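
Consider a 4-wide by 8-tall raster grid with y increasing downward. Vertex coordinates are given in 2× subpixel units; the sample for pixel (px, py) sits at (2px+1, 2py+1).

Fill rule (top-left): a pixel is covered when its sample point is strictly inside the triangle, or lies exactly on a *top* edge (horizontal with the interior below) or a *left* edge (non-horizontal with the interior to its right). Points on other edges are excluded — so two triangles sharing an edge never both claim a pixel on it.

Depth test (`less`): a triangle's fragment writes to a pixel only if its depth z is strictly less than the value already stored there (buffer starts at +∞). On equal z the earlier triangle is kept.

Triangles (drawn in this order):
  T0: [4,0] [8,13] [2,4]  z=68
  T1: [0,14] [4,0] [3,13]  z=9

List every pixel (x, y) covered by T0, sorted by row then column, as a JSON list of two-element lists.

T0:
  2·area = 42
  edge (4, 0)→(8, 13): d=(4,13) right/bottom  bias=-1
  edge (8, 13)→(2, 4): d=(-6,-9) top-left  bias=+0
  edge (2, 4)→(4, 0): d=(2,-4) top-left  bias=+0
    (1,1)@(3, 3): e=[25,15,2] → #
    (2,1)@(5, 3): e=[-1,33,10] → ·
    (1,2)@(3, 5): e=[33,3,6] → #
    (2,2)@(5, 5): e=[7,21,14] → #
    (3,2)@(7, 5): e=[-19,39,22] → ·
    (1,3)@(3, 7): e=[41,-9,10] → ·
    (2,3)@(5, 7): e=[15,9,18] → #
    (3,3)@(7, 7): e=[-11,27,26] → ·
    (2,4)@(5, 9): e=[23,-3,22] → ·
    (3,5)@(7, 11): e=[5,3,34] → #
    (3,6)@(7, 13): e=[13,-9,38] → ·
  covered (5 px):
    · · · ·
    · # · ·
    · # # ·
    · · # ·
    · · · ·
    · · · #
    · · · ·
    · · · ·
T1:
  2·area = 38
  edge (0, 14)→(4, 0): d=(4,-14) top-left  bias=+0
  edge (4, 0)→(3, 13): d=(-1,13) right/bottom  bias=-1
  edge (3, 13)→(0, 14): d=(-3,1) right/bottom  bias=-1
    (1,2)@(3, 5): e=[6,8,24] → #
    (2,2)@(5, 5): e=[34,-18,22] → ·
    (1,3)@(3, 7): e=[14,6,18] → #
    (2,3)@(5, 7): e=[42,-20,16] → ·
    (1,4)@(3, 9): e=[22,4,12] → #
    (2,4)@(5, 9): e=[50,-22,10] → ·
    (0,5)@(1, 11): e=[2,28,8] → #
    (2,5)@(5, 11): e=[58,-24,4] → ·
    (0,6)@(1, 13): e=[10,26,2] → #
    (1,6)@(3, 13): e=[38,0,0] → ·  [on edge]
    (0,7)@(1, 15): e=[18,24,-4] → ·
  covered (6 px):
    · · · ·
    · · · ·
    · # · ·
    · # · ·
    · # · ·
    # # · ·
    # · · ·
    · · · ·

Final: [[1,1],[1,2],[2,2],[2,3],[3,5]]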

----

Copy every line of the data where "sample" is found.

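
Consider a 4-wide by 8-tall raster grid with y increasing downward. Vertex coordinates are given in 2× subpixel units; the sample for pixel (px, py) sits at (2px+1, 2py+1).
Fill rule (top-left): a pixel is covered when its sample point is strictly inside the triangle, or lies exactly on a *top* edge (horizontal with the interior below) or a *left* edge (non-horizontal with the interior to its right). Points on other edges are excluded — so two triangles sharing an edge never both claim a pixel on it.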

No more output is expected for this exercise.